Saved entries:
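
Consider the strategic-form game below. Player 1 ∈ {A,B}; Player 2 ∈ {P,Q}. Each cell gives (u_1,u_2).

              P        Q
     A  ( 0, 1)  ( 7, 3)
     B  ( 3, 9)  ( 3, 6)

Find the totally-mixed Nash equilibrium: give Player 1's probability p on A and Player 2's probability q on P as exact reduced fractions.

P1 mixes 3/5 on A; P2 mixes 4/7 on P

P1 indiff ⇒ q·0+(1-q)·7 = q·3+(1-q)·3 ⇒ q(-3) = (1-q)(-4) ⇒ q = 4/7
P2 indiff ⇒ p·1+(1-p)·9 = p·3+(1-p)·6 ⇒ p(-2) = (1-p)(-3) ⇒ p = 3/5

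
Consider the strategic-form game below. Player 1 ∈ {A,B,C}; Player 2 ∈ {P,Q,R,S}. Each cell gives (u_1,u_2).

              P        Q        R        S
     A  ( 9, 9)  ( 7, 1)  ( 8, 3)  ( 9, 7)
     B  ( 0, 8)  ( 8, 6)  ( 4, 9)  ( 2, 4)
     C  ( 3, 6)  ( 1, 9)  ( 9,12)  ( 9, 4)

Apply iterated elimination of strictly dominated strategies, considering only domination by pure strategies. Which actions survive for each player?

P2 drop Q (R beats it: A:3>1 B:9>6 C:12>9)
P1 drop B (A beats it: P:9>0 R:8>4 S:9>2)
P2 drop S (P beats it: A:9>7 C:6>4)
P1→{A,C} P2→{P,R}

IESDS → P1:{A,C} P2:{P,R}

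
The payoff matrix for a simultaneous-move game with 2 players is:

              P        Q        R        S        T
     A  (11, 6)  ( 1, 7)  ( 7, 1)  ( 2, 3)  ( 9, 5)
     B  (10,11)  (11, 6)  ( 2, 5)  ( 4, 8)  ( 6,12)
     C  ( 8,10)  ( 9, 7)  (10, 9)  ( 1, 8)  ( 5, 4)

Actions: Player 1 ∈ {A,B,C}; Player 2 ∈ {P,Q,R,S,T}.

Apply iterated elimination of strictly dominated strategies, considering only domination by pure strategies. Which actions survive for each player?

Remaining: P1:{A,B} P2:{P,Q,T}

P2 drop R (P beats it: A:6>1 B:11>5 C:10>9)
P1 drop C (B beats it: P:10>8 Q:11>9 S:4>1 T:6>5)
P2 drop S (P beats it: A:6>3 B:11>8)
P1→{A,B} P2→{P,Q,T}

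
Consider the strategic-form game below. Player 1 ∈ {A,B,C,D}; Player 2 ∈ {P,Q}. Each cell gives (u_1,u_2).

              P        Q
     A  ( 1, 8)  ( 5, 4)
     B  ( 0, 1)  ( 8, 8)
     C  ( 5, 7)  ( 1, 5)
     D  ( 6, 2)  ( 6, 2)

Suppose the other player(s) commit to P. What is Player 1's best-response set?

P1 best: {D}

u_1(A vs P) = 1
u_1(B vs P) = 0
u_1(C vs P) = 5
u_1(D vs P) = 6
max payoff 6 at {D}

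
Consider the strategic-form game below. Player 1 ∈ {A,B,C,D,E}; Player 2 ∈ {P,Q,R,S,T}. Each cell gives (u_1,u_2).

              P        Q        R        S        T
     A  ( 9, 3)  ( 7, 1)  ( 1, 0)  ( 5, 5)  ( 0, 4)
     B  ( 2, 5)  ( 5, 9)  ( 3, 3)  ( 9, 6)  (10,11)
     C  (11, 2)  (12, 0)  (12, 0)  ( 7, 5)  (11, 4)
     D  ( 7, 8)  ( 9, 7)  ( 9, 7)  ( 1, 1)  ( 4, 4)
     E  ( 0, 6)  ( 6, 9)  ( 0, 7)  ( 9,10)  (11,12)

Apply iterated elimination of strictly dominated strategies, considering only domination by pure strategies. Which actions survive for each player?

P1 drop A (C beats it: P:11>9 Q:12>7 R:12>1 S:7>5 T:11>0)
P1 drop D (C beats it: P:11>7 Q:12>9 R:12>9 S:7>1 T:11>4)
P2 drop P (S beats it: B:6>5 C:5>2 E:10>6)
P2 drop Q (T beats it: B:11>9 C:4>0 E:12>9)
P2 drop R (S beats it: B:6>3 C:5>0 E:10>7)
P1→{B,C,E} P2→{S,T}

IESDS → P1:{B,C,E} P2:{S,T}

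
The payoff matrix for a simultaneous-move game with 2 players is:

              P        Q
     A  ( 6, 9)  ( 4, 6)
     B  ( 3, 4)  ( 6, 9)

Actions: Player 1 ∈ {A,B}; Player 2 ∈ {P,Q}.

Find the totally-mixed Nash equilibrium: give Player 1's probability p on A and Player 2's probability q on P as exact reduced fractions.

p=5/8, q=2/5

P1 indiff ⇒ q·6+(1-q)·4 = q·3+(1-q)·6 ⇒ q(3) = (1-q)(2) ⇒ q = 2/5
P2 indiff ⇒ p·9+(1-p)·4 = p·6+(1-p)·9 ⇒ p(3) = (1-p)(5) ⇒ p = 5/8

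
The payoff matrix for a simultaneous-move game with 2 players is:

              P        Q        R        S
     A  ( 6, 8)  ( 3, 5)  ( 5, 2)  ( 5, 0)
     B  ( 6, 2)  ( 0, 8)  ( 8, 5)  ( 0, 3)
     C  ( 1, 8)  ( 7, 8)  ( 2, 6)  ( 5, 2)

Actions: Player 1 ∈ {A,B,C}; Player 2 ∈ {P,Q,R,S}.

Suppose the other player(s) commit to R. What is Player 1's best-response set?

BR_1 = {B}

u_1(A vs R) = 5
u_1(B vs R) = 8
u_1(C vs R) = 2
max payoff 8 at {B}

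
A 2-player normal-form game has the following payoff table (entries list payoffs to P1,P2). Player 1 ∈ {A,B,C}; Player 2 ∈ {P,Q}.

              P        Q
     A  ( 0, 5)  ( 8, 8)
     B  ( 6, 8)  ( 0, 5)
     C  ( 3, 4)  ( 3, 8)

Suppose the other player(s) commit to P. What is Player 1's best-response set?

u_1(A vs P) = 0
u_1(B vs P) = 6
u_1(C vs P) = 3
max payoff 6 at {B}

P1 best: {B}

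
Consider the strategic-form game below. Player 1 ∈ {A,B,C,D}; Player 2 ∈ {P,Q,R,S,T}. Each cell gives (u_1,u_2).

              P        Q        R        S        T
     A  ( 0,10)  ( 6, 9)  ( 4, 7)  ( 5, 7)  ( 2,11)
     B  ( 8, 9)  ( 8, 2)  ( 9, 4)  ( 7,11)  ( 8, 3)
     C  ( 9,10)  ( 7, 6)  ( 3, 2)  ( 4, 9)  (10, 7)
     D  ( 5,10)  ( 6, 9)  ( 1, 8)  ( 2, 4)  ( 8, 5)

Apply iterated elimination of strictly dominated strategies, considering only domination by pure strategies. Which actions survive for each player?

P1 drop A (B beats it: P:8>0 Q:8>6 R:9>4 S:7>5 T:8>2)
P1 drop D (C beats it: P:9>5 Q:7>6 R:3>1 S:4>2 T:10>8)
P2 drop Q (P beats it: B:9>2 C:10>6)
P2 drop R (P beats it: B:9>4 C:10>2)
P2 drop T (P beats it: B:9>3 C:10>7)
P1→{B,C} P2→{P,S}

Remaining: P1:{B,C} P2:{P,S}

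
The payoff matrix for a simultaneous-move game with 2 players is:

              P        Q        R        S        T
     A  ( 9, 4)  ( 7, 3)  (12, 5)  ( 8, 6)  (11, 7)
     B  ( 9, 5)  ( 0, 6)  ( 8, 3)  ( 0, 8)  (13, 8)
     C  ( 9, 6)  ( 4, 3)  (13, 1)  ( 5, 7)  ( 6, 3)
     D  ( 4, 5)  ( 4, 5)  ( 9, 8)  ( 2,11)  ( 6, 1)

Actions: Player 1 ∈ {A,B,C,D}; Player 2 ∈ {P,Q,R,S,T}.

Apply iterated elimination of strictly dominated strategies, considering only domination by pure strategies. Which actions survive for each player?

P1 drop D (A beats it: P:9>4 Q:7>4 R:12>9 S:8>2 T:11>6)
P2 drop P (S beats it: A:6>4 B:8>5 C:7>6)
P2 drop Q (S beats it: A:6>3 B:8>6 C:7>3)
P2 drop R (S beats it: A:6>5 B:8>3 C:7>1)
P1 drop C (A beats it: S:8>5 T:11>6)
P1→{A,B} P2→{S,T}

Survivors P1:{A,B} P2:{S,T}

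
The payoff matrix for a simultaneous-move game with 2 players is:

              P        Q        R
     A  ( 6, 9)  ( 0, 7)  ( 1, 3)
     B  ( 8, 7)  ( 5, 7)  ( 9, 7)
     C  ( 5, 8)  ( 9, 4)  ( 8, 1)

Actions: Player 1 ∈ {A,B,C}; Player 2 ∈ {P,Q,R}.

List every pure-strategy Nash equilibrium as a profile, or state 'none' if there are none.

NE set: (B,P), (B,R)

(A,P): not NE [P1→B gives 8>6]
(A,Q): not NE [P1→C gives 9>0; P2→P gives 9>7]
(A,R): not NE [P1→B gives 9>1; P2→P gives 9>3]
(B,P): NE
(B,Q): not NE [P1→C gives 9>5]
(B,R): NE
(C,P): not NE [P1→B gives 8>5]
(C,Q): not NE [P2→P gives 8>4]
(C,R): not NE [P1→B gives 9>8; P2→P gives 8>1]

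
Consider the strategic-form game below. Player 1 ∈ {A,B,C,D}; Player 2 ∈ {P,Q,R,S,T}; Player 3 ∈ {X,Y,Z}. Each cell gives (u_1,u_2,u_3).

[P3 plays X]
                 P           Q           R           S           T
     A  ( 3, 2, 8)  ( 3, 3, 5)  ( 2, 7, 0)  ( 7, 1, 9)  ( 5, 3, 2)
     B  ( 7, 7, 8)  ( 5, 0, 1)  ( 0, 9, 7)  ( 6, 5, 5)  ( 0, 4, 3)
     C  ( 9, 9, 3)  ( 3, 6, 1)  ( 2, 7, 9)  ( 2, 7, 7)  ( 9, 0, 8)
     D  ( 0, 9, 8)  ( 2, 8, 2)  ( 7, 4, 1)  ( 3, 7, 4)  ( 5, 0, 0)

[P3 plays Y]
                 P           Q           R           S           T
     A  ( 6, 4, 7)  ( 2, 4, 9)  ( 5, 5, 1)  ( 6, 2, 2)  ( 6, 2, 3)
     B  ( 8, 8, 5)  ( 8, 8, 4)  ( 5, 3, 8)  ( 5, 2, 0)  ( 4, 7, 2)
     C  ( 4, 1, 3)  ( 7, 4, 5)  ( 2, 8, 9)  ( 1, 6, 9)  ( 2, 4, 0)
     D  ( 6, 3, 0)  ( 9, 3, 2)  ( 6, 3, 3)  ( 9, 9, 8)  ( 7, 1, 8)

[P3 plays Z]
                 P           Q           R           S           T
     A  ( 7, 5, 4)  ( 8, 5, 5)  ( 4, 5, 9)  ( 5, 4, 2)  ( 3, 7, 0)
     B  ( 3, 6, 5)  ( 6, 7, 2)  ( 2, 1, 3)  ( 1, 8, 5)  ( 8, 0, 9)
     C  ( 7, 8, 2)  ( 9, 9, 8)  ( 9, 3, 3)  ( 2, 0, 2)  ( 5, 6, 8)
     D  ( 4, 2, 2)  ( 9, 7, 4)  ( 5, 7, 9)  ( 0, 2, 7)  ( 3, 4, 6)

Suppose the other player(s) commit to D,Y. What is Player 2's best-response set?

P2 best: {S}

u_2(P vs D,Y) = 3
u_2(Q vs D,Y) = 3
u_2(R vs D,Y) = 3
u_2(S vs D,Y) = 9
u_2(T vs D,Y) = 1
max payoff 9 at {S}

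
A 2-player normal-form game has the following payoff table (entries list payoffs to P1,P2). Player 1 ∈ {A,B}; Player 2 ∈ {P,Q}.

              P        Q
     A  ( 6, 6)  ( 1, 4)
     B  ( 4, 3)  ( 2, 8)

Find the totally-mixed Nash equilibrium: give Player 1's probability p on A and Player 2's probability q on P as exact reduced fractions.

p=5/7, q=1/3

P1 indiff ⇒ q·6+(1-q)·1 = q·4+(1-q)·2 ⇒ q(2) = (1-q)(1) ⇒ q = 1/3
P2 indiff ⇒ p·6+(1-p)·3 = p·4+(1-p)·8 ⇒ p(2) = (1-p)(5) ⇒ p = 5/7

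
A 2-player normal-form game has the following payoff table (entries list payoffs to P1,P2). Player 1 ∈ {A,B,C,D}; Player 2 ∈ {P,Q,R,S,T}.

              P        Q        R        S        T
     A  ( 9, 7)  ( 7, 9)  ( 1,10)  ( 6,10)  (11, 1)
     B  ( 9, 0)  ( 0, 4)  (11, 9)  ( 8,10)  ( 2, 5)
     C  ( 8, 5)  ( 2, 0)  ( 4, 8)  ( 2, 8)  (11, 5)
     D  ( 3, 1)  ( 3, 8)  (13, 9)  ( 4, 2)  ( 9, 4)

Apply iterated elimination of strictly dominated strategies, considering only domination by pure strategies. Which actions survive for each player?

IESDS → P1:{B,D} P2:{R,S}

P2 drop P (R beats it: A:10>7 B:9>0 C:8>5 D:9>1)
P2 drop Q (R beats it: A:10>9 B:9>4 C:8>0 D:9>8)
P2 drop T (R beats it: A:10>1 B:9>5 C:8>5 D:9>4)
P1 drop A (B beats it: R:11>1 S:8>6)
P1 drop C (B beats it: R:11>4 S:8>2)
P1→{B,D} P2→{R,S}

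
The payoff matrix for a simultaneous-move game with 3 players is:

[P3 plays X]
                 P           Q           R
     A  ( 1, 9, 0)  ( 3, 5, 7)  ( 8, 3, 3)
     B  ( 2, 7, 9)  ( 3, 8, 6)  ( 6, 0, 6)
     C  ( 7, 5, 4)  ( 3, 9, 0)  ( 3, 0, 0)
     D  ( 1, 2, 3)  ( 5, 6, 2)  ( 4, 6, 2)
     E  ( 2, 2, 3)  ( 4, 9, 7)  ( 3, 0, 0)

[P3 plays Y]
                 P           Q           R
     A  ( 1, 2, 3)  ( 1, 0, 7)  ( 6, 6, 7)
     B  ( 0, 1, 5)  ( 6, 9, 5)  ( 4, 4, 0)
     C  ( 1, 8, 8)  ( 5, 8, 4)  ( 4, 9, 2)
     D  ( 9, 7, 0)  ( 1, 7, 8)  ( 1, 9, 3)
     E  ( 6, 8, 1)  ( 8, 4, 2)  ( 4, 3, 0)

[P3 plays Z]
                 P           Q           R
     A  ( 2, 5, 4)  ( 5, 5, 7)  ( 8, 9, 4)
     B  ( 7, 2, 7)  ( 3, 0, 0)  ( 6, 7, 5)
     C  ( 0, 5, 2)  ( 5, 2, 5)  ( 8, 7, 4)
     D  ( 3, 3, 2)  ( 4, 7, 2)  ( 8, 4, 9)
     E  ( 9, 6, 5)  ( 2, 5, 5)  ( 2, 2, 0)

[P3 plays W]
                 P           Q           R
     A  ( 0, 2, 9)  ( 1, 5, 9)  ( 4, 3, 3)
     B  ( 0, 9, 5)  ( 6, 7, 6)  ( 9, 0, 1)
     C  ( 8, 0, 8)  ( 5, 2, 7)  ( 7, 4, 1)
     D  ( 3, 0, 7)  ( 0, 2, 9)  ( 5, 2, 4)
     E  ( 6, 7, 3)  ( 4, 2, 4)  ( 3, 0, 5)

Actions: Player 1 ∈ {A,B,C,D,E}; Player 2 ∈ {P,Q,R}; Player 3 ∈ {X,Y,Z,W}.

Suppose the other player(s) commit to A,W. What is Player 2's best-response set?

u_2(P vs A,W) = 2
u_2(Q vs A,W) = 5
u_2(R vs A,W) = 3
max payoff 5 at {Q}

argmax u_2 = {Q}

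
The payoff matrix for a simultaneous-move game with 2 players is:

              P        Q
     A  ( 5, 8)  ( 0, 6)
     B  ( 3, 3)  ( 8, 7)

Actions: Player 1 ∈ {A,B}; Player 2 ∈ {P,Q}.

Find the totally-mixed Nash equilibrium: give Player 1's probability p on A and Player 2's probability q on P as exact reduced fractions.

P1 indiff ⇒ q·5+(1-q)·0 = q·3+(1-q)·8 ⇒ q(2) = (1-q)(8) ⇒ q = 4/5
P2 indiff ⇒ p·8+(1-p)·3 = p·6+(1-p)·7 ⇒ p(2) = (1-p)(4) ⇒ p = 2/3

(p,q) = (2/3, 4/5)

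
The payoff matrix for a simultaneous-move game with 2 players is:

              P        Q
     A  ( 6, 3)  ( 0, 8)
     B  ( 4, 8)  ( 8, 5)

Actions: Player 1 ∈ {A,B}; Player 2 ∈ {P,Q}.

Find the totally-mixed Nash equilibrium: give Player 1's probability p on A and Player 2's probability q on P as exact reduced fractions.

(p,q) = (3/8, 4/5)

P1 indiff ⇒ q·6+(1-q)·0 = q·4+(1-q)·8 ⇒ q(2) = (1-q)(8) ⇒ q = 4/5
P2 indiff ⇒ p·3+(1-p)·8 = p·8+(1-p)·5 ⇒ p(-5) = (1-p)(-3) ⇒ p = 3/8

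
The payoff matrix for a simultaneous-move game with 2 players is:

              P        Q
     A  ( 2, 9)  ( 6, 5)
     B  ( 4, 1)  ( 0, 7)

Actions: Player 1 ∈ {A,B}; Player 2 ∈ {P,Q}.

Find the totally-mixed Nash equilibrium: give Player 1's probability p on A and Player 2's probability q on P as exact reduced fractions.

(p,q) = (3/5, 3/4)

P1 indiff ⇒ q·2+(1-q)·6 = q·4+(1-q)·0 ⇒ q(-2) = (1-q)(-6) ⇒ q = 3/4
P2 indiff ⇒ p·9+(1-p)·1 = p·5+(1-p)·7 ⇒ p(4) = (1-p)(6) ⇒ p = 3/5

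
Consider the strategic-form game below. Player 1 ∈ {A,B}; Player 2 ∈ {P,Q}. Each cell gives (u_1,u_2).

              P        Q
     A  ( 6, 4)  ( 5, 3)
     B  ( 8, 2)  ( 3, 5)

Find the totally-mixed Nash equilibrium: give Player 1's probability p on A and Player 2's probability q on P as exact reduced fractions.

(p,q) = (3/4, 1/2)

P1 indiff ⇒ q·6+(1-q)·5 = q·8+(1-q)·3 ⇒ q(-2) = (1-q)(-2) ⇒ q = 1/2
P2 indiff ⇒ p·4+(1-p)·2 = p·3+(1-p)·5 ⇒ p(1) = (1-p)(3) ⇒ p = 3/4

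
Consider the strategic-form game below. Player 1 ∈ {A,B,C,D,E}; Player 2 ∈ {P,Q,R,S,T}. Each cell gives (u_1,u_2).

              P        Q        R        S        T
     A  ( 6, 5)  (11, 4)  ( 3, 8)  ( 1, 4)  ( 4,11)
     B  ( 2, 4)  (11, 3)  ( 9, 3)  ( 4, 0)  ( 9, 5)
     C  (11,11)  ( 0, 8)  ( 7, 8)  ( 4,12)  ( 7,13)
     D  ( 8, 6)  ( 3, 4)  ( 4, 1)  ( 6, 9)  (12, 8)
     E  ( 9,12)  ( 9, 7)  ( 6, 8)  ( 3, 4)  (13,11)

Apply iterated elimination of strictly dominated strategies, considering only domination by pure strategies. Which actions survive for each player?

Survivors P1:{C,D,E} P2:{P,S,T}

P2 drop Q (P beats it: A:5>4 B:4>3 C:11>8 D:6>4 E:12>7)
P1 drop A (C beats it: P:11>6 R:7>3 S:4>1 T:7>4)
P2 drop R (P beats it: B:4>3 C:11>8 D:6>1 E:12>8)
P1 drop B (D beats it: P:8>2 S:6>4 T:12>9)
P1→{C,D,E} P2→{P,S,T}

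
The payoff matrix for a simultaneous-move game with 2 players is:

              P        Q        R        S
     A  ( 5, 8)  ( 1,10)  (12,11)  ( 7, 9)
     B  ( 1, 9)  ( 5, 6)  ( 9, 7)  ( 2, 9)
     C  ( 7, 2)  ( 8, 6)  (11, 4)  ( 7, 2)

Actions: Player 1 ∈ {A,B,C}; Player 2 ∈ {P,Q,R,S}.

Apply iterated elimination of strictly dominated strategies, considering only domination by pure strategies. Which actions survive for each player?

P1 drop B (C beats it: P:7>1 Q:8>5 R:11>9 S:7>2)
P2 drop P (Q beats it: A:10>8 C:6>2)
P2 drop S (Q beats it: A:10>9 C:6>2)
P1→{A,C} P2→{Q,R}

Remaining: P1:{A,C} P2:{Q,R}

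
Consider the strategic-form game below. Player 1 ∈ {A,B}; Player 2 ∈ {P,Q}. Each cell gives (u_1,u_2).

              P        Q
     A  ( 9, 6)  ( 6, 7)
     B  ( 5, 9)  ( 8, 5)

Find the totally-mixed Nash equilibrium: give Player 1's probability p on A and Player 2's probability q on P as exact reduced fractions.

p=4/5, q=1/3

P1 indiff ⇒ q·9+(1-q)·6 = q·5+(1-q)·8 ⇒ q(4) = (1-q)(2) ⇒ q = 1/3
P2 indiff ⇒ p·6+(1-p)·9 = p·7+(1-p)·5 ⇒ p(-1) = (1-p)(-4) ⇒ p = 4/5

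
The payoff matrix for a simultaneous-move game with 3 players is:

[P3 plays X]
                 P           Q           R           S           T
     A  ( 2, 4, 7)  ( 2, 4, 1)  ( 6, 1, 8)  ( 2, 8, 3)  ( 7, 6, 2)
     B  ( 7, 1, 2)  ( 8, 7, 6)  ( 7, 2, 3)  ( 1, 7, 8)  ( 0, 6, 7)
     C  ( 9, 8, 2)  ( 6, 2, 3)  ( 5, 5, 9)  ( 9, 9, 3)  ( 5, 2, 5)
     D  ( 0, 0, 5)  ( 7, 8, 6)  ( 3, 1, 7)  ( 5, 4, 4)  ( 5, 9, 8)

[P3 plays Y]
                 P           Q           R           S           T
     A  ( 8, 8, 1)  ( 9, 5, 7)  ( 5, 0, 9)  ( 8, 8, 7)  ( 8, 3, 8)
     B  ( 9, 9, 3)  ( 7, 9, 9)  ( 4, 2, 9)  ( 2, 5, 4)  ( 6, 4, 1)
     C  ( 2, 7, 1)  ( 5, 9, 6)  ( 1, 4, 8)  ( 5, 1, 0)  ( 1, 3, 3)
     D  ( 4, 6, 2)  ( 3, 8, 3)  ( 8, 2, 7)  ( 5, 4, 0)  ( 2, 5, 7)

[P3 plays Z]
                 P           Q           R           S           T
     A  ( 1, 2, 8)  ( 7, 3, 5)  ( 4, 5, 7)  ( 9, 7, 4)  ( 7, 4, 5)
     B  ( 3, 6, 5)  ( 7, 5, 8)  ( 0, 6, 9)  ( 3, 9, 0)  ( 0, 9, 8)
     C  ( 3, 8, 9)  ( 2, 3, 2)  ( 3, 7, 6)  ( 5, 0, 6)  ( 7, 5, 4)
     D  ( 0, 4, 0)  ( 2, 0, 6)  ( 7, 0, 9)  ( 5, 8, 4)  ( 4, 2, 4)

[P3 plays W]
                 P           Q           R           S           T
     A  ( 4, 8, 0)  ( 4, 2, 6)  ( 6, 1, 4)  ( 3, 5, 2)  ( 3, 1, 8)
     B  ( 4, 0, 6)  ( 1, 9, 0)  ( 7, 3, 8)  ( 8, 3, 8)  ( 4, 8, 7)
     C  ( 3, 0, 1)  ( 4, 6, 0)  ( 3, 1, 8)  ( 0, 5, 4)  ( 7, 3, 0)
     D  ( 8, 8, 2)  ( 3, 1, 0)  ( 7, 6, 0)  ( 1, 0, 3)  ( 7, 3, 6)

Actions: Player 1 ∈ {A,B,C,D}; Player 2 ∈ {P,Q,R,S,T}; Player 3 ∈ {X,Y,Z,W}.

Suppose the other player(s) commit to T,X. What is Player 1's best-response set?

u_1(A vs T,X) = 7
u_1(B vs T,X) = 0
u_1(C vs T,X) = 5
u_1(D vs T,X) = 5
max payoff 7 at {A}

argmax u_1 = {A}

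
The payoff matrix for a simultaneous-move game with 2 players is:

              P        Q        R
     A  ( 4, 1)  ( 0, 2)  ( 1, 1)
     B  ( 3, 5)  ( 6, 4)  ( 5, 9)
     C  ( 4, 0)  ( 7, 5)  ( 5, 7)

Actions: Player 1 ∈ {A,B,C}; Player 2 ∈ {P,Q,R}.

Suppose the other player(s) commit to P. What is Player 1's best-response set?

u_1(A vs P) = 4
u_1(B vs P) = 3
u_1(C vs P) = 4
max payoff 4 at {A,C}

P1 best: {A,C}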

### Problem requirements
All lines of the records containing "following" should be shown.

### Response below
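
A 2-player normal-form game has the following payoff table (entries list payoffs to P1,P2). Player 1 ∈ {A,B,C}; Player 2 ∈ {P,Q}.
A 2-player normal-form game has the following payoff table (entries list payoffs to P1,P2). Player 1 ∈ {A,B}; Player 2 ∈ {P,Q}.
A 2-player normal-form game has the following payoff table (entries list payoffs to P1,P2). Player 1 ∈ {A,B,C,D}; Player 2 ∈ {P,Q,R,S,T}.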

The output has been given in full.